> _TASK DIRECTIONS_:
Scan the records below for the line with "f = np.zeros([2, 2])" and the line with "np.zeros([2, 5, 3])". Repeat those two lines and every line between them exactly, and nothing else.

> _Data extracted from a collection_:
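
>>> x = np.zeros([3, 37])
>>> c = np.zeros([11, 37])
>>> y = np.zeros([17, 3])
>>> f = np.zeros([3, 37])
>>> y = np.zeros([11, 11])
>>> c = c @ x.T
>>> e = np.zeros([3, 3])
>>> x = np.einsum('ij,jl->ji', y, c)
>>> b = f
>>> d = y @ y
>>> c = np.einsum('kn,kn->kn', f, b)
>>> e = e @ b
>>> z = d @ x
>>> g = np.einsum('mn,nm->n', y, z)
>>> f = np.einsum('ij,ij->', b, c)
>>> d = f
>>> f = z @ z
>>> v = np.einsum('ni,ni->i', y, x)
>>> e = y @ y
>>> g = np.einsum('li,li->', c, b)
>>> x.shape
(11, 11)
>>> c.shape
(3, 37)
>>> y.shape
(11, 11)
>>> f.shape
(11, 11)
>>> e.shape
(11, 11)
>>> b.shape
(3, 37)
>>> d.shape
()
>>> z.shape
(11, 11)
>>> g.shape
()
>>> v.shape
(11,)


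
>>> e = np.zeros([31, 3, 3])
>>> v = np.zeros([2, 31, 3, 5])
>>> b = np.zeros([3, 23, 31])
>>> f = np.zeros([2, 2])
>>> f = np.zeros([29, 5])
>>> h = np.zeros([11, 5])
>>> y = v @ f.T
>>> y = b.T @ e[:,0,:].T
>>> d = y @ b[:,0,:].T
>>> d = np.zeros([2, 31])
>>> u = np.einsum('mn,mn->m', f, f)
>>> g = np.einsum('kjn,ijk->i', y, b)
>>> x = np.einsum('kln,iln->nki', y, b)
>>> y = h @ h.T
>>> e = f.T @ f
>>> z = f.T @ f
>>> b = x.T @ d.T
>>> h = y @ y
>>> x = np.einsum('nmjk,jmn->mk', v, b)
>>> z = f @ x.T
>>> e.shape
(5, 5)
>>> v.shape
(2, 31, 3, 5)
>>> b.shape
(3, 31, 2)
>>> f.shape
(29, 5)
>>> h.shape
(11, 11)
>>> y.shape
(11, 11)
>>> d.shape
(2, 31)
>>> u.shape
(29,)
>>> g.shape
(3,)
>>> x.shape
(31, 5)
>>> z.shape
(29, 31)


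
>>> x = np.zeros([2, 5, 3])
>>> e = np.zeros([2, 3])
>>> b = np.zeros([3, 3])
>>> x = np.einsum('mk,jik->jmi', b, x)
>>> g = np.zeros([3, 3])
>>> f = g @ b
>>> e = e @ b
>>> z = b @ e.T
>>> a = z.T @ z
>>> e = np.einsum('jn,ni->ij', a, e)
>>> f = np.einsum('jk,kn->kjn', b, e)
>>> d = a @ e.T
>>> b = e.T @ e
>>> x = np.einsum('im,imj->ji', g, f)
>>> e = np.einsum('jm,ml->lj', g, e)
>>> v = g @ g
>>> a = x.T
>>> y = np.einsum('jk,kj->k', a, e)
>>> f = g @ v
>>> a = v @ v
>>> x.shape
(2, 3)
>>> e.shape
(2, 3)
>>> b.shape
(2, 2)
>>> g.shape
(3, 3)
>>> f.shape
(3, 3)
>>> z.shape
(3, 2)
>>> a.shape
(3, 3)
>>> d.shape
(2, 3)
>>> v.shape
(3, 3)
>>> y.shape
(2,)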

...

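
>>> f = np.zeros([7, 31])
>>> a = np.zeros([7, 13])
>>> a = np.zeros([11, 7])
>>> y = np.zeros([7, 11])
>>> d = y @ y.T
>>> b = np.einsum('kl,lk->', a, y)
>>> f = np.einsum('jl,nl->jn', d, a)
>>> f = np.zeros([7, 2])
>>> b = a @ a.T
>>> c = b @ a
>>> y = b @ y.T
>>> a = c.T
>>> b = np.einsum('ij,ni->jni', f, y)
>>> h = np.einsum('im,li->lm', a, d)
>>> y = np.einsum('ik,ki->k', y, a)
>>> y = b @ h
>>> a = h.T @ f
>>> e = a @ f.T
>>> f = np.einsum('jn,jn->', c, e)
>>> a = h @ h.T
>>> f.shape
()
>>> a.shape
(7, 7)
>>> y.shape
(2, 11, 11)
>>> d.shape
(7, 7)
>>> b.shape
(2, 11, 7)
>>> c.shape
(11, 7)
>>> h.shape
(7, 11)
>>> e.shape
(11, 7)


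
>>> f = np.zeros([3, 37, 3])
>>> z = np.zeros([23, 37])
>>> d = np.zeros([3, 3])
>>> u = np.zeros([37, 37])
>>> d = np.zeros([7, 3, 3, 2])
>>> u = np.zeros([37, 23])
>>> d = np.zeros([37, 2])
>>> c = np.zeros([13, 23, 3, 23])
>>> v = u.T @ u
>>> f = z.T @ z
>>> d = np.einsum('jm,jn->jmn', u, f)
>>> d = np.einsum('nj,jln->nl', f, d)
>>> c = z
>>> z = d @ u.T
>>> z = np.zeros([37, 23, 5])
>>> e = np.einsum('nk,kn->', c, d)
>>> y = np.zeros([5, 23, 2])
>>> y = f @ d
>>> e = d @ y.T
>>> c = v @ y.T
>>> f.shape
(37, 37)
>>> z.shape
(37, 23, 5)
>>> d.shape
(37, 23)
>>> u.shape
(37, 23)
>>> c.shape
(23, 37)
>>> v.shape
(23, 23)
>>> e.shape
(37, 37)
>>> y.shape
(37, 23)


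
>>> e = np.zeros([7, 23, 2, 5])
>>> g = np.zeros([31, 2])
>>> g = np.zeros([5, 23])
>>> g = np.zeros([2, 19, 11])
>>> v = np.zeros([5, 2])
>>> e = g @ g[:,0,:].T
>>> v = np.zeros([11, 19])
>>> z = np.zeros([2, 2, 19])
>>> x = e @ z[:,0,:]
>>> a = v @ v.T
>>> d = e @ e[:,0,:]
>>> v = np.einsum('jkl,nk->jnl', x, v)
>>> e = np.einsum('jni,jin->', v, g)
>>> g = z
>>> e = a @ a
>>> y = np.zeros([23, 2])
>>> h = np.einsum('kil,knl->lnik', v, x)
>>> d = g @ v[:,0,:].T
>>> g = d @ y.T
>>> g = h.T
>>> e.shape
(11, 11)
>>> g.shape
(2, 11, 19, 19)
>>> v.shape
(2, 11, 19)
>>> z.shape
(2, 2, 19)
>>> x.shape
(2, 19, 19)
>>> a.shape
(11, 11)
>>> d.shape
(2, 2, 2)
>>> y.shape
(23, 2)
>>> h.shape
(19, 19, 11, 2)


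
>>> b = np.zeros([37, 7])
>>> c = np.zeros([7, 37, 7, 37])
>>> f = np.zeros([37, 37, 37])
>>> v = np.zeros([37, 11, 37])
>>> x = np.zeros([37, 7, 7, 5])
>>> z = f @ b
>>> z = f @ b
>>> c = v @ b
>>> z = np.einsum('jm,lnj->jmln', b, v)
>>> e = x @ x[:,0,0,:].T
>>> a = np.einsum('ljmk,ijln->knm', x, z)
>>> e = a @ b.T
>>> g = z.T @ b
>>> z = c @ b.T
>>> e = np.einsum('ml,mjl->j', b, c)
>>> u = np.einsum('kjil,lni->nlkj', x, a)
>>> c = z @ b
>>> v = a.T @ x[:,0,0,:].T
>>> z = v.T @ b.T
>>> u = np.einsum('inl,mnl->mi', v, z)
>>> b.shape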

> _TASK ANSWER_:
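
>>> f = np.zeros([2, 2])
>>> f = np.zeros([29, 5])
>>> h = np.zeros([11, 5])
>>> y = v @ f.T
>>> y = b.T @ e[:,0,:].T
>>> d = y @ b[:,0,:].T
>>> d = np.zeros([2, 31])
>>> u = np.einsum('mn,mn->m', f, f)
>>> g = np.einsum('kjn,ijk->i', y, b)
>>> x = np.einsum('kln,iln->nki', y, b)
>>> y = h @ h.T
>>> e = f.T @ f
>>> z = f.T @ f
>>> b = x.T @ d.T
>>> h = y @ y
>>> x = np.einsum('nmjk,jmn->mk', v, b)
>>> z = f @ x.T
>>> e.shape
(5, 5)
>>> v.shape
(2, 31, 3, 5)
>>> b.shape
(3, 31, 2)
>>> f.shape
(29, 5)
>>> h.shape
(11, 11)
>>> y.shape
(11, 11)
>>> d.shape
(2, 31)
>>> u.shape
(29,)
>>> g.shape
(3,)
>>> x.shape
(31, 5)
>>> z.shape
(29, 31)


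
>>> x = np.zeros([2, 5, 3])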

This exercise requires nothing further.